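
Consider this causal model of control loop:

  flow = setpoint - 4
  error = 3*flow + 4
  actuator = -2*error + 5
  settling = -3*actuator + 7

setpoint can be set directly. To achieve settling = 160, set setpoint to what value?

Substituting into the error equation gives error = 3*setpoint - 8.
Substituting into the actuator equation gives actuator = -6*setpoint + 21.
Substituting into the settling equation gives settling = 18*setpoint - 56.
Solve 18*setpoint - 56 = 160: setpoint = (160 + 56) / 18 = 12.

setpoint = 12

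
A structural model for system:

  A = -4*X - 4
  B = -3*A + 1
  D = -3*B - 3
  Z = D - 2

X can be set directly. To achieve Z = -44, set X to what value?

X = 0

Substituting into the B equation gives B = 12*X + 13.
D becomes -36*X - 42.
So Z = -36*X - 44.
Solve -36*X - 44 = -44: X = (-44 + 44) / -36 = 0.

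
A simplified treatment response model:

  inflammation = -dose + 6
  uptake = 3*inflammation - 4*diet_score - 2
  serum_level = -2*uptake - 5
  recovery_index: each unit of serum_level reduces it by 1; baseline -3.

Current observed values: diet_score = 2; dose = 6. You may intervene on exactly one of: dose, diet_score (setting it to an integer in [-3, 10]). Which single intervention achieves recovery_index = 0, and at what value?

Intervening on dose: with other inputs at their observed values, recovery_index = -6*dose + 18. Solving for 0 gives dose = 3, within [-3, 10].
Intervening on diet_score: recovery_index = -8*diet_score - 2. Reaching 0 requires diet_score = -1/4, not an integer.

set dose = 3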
================================
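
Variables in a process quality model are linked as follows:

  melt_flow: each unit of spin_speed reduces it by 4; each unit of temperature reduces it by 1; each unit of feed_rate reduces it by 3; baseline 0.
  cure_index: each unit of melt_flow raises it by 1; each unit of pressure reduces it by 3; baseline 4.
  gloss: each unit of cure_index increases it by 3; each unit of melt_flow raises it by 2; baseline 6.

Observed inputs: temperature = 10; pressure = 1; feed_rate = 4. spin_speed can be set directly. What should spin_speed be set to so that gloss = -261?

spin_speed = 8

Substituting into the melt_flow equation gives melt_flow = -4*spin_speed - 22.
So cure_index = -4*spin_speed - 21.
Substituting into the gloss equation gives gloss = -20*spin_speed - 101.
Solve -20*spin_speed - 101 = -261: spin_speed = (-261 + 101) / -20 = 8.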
================================
Only lines with the word "baseline" are wanted, so copy each one from the records.

## Output
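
  recovery_index: each unit of serum_level reduces it by 1; baseline -3.
  melt_flow: each unit of spin_speed reduces it by 4; each unit of temperature reduces it by 1; each unit of feed_rate reduces it by 3; baseline 0.
  cure_index: each unit of melt_flow raises it by 1; each unit of pressure reduces it by 3; baseline 4.
  gloss: each unit of cure_index increases it by 3; each unit of melt_flow raises it by 2; baseline 6.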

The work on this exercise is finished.